**Exercise description**:
From the records below, copy out each line that has the word "simple".

··· Entries provided ···

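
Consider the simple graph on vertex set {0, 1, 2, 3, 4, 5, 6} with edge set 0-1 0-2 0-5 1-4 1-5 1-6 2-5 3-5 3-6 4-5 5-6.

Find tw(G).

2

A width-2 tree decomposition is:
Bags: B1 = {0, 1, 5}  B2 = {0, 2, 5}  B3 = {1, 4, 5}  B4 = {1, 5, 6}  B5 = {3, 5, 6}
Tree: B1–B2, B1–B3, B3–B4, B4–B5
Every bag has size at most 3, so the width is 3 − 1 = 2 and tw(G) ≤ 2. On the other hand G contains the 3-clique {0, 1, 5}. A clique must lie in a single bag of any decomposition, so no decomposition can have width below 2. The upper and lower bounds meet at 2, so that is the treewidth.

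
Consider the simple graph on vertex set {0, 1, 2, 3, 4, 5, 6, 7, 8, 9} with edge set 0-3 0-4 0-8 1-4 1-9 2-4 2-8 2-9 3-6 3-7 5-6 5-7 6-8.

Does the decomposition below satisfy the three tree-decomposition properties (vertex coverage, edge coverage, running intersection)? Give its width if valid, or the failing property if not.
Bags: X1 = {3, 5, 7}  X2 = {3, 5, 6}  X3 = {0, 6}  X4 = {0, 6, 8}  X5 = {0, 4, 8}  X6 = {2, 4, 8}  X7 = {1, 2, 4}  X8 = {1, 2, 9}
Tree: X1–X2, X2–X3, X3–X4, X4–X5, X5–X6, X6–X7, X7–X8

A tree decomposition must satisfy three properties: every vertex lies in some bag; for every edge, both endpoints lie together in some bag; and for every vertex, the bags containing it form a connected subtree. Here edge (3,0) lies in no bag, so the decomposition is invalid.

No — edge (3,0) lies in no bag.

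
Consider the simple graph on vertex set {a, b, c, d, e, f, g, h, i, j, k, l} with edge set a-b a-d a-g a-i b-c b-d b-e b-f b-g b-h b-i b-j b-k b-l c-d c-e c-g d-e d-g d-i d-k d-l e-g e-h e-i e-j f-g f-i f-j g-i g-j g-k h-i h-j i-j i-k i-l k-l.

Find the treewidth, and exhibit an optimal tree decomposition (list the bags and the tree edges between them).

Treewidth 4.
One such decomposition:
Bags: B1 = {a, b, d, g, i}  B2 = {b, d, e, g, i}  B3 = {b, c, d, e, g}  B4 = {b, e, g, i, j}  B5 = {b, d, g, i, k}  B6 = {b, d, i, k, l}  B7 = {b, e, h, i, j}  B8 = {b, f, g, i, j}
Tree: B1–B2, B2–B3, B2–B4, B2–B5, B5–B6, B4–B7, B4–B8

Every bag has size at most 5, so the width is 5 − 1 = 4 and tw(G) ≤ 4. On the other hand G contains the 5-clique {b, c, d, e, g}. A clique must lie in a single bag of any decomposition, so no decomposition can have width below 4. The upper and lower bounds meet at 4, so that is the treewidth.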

···
··· Entries provided ···

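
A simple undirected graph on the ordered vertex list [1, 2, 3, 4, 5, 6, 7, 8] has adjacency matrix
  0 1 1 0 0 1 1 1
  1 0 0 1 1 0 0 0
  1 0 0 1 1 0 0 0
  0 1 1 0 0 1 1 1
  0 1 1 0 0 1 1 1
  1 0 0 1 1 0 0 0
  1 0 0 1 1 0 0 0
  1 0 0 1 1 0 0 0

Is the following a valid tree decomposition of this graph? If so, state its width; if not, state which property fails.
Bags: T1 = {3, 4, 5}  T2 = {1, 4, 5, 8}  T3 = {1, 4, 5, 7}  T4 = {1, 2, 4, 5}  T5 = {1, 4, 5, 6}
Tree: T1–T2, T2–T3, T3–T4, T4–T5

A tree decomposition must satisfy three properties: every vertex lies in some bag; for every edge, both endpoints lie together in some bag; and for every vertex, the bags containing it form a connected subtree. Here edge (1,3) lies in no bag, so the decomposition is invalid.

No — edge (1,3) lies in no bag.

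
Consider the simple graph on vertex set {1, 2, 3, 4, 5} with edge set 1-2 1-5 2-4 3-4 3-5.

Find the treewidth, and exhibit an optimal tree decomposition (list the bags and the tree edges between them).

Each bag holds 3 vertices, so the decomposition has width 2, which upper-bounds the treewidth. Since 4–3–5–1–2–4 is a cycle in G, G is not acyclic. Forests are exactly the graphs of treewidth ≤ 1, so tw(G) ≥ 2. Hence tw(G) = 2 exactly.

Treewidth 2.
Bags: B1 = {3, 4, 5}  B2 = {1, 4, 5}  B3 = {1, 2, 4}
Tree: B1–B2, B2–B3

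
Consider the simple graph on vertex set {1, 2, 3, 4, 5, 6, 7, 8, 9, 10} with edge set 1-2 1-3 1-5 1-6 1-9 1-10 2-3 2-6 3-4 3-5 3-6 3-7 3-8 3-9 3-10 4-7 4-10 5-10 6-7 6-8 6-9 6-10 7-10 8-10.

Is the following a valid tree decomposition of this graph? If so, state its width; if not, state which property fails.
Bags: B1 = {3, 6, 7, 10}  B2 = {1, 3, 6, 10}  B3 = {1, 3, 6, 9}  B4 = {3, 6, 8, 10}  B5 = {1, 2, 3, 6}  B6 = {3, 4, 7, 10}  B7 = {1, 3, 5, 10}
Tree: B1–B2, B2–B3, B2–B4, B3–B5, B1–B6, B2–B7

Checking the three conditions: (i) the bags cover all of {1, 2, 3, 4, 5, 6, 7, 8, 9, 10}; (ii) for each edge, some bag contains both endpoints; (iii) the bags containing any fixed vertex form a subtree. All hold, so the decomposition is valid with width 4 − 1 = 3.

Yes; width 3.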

···

**Solution for this task**:
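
Consider the simple graph on vertex set {0, 1, 2, 3, 4, 5, 6} with edge set 0-1 0-2 0-5 1-4 1-5 1-6 2-5 3-5 3-6 4-5 5-6.
Consider the simple graph on vertex set {0, 1, 2, 3, 4, 5, 6, 7, 8, 9} with edge set 0-3 0-4 0-8 1-4 1-9 2-4 2-8 2-9 3-6 3-7 5-6 5-7 6-8.
Consider the simple graph on vertex set {a, b, c, d, e, f, g, h, i, j, k, l} with edge set a-b a-d a-g a-i b-c b-d b-e b-f b-g b-h b-i b-j b-k b-l c-d c-e c-g d-e d-g d-i d-k d-l e-g e-h e-i e-j f-g f-i f-j g-i g-j g-k h-i h-j i-j i-k i-l k-l.
A simple undirected graph on the ordered vertex list [1, 2, 3, 4, 5, 6, 7, 8] has adjacency matrix
Consider the simple graph on vertex set {1, 2, 3, 4, 5} with edge set 1-2 1-5 2-4 3-4 3-5.
Consider the simple graph on vertex set {1, 2, 3, 4, 5, 6, 7, 8, 9, 10} with edge set 1-2 1-3 1-5 1-6 1-9 1-10 2-3 2-6 3-4 3-5 3-6 3-7 3-8 3-9 3-10 4-7 4-10 5-10 6-7 6-8 6-9 6-10 7-10 8-10.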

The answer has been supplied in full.